** Opening Entries supplied block **

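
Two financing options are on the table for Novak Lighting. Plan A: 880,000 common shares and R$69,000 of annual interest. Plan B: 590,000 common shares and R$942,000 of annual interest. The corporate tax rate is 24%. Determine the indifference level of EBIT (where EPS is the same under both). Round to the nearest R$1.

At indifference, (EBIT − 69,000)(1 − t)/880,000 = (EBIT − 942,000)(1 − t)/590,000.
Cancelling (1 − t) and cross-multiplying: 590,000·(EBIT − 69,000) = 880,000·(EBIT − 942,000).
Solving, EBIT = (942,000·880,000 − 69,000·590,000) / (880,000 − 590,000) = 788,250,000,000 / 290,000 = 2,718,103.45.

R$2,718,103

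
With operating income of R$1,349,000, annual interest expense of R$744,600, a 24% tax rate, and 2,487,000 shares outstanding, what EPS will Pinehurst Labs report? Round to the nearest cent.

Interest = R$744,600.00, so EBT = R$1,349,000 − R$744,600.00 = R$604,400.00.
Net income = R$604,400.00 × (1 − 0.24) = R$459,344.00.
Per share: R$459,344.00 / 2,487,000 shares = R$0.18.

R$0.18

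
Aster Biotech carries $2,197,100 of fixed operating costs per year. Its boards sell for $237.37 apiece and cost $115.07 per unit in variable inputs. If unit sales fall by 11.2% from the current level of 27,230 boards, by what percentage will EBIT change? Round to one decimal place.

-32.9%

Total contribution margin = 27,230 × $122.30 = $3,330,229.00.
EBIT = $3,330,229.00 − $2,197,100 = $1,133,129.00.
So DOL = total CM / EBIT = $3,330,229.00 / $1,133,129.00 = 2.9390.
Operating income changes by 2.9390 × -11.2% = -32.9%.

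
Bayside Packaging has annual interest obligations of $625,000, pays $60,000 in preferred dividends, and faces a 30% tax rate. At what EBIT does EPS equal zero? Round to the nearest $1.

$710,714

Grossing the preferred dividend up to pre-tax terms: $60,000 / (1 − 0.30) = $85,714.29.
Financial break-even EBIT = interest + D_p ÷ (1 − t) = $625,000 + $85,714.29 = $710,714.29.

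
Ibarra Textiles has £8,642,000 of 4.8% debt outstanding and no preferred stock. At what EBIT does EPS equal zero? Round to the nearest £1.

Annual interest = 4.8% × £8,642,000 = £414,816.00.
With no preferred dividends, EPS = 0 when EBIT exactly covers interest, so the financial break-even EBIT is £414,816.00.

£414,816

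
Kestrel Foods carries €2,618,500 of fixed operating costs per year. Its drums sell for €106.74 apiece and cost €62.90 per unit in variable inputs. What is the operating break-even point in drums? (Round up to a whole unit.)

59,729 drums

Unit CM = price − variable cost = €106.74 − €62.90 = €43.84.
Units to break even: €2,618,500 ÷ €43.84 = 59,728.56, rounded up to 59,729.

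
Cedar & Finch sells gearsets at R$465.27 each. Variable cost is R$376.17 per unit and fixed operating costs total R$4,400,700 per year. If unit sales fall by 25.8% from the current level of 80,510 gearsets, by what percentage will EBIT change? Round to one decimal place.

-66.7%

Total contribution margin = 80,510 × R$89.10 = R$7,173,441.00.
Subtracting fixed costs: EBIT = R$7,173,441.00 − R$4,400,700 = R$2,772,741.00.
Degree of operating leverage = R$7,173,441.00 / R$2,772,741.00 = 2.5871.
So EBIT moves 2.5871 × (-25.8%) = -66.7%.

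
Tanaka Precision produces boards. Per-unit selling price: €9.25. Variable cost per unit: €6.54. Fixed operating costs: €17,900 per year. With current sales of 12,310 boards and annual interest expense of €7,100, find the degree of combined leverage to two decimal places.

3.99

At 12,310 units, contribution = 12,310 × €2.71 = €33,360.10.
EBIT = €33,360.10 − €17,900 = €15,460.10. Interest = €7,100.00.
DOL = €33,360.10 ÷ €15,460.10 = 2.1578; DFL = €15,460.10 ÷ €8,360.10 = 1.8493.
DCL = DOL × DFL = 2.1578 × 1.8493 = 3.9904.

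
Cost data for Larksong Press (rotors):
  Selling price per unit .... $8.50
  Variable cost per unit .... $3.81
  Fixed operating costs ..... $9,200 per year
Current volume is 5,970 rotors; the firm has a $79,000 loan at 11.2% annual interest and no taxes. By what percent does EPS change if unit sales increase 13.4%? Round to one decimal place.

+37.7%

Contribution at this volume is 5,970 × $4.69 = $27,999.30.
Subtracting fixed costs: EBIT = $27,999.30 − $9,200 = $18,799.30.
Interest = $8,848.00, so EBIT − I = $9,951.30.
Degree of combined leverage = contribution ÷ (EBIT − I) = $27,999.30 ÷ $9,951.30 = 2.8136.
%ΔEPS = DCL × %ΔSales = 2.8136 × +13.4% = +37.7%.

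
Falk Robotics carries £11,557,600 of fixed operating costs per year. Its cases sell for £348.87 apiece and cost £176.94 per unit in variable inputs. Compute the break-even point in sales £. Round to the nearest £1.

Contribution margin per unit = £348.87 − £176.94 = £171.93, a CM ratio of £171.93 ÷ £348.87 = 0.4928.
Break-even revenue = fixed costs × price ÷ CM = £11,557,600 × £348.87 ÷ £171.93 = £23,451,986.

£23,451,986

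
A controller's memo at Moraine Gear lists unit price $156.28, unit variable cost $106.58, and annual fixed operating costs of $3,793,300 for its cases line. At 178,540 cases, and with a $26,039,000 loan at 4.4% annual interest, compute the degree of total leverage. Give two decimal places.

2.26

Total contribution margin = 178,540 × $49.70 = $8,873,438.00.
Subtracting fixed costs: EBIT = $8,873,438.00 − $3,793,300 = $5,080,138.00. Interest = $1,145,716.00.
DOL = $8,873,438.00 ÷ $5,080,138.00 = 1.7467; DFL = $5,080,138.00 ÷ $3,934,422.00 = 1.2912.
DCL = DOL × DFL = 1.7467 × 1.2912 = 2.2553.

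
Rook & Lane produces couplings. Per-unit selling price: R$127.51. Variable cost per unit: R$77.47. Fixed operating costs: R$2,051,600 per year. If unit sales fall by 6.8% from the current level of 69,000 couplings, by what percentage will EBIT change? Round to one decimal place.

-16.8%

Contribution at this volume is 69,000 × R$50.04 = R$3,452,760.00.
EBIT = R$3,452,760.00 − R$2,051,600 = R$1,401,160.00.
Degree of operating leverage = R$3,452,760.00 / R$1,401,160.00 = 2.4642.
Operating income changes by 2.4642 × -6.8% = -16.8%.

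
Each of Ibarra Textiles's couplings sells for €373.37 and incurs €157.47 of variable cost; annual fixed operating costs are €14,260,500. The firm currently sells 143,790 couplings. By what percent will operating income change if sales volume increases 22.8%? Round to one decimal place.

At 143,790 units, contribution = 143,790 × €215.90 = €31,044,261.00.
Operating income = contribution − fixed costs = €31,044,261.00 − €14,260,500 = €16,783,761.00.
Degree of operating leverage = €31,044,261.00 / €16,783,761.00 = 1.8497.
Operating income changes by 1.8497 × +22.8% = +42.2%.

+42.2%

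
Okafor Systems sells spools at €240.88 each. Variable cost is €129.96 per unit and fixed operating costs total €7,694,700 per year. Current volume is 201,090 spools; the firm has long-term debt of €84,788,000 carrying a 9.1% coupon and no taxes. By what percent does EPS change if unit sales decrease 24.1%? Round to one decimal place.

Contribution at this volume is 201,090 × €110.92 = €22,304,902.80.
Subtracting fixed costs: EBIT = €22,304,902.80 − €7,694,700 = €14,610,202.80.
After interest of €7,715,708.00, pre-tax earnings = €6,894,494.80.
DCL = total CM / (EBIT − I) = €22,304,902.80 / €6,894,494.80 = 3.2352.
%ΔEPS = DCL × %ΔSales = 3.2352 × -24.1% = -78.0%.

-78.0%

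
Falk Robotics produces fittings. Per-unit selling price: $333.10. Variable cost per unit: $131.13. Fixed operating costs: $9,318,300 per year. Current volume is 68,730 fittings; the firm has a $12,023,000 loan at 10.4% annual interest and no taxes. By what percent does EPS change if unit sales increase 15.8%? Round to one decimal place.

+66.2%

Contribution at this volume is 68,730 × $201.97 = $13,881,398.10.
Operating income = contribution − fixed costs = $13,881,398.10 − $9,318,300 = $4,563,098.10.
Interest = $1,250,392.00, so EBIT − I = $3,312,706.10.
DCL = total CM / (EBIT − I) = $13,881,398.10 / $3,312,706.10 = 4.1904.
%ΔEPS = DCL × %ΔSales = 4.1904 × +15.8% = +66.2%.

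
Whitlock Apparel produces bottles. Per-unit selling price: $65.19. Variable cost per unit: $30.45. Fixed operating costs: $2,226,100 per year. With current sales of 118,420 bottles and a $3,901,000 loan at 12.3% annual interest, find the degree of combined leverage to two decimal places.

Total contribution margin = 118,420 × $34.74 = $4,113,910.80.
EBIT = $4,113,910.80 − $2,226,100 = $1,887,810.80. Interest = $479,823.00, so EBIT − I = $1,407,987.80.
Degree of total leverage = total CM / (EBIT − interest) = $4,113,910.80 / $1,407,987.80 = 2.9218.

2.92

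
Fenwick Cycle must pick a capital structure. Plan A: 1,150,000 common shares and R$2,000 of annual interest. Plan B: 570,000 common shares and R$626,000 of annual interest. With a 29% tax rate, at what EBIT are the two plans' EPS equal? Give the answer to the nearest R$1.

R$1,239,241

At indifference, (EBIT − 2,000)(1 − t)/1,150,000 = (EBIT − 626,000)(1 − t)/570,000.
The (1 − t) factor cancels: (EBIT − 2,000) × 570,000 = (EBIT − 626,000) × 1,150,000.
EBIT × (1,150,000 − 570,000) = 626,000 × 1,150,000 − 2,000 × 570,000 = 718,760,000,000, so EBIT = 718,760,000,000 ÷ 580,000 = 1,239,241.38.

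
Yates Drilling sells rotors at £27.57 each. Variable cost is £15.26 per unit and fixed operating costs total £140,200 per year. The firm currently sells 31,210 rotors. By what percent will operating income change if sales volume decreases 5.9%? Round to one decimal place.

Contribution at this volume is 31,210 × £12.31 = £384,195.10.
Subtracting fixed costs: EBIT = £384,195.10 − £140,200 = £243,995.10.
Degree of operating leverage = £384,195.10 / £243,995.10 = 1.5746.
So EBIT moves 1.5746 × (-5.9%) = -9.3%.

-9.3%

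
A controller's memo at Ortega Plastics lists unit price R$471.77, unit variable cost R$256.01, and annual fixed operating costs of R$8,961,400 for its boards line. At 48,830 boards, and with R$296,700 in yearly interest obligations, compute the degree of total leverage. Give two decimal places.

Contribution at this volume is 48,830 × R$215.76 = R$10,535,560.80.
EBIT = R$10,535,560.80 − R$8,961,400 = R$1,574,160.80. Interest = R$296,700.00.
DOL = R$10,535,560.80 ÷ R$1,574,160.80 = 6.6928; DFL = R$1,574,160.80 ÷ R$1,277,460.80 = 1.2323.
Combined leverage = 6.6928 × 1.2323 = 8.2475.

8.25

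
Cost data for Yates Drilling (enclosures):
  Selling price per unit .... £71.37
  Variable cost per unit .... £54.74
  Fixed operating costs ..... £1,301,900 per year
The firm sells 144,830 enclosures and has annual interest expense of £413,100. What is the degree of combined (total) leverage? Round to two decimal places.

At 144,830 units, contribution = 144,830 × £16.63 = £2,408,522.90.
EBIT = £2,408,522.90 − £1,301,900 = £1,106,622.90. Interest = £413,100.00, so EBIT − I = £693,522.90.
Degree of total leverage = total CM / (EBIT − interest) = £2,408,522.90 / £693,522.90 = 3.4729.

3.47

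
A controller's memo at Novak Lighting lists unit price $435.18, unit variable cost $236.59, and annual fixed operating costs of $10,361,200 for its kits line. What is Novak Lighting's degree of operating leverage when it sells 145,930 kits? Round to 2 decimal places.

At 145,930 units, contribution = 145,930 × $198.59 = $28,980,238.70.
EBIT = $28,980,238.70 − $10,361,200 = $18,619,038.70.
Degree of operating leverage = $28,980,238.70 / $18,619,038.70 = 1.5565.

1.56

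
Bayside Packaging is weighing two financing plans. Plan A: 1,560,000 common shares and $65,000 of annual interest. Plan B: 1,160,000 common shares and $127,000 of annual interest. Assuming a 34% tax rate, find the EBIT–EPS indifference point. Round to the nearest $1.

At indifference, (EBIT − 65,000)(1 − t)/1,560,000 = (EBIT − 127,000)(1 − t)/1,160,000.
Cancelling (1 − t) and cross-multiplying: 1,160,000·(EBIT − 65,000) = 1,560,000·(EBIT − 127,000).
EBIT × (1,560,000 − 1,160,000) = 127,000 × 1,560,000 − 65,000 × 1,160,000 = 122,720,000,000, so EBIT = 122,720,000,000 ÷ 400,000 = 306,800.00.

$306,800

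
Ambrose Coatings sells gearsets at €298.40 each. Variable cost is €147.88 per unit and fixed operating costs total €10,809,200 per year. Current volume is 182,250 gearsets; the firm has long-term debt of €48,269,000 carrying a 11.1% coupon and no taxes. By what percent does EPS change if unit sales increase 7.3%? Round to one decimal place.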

** Closing Entries supplied block **

**Task directions**
Look through the material above for the word "data" and copy every line that has it.

**Answer below**
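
Cost data for Larksong Press (rotors):
Cost data for Yates Drilling (enclosures):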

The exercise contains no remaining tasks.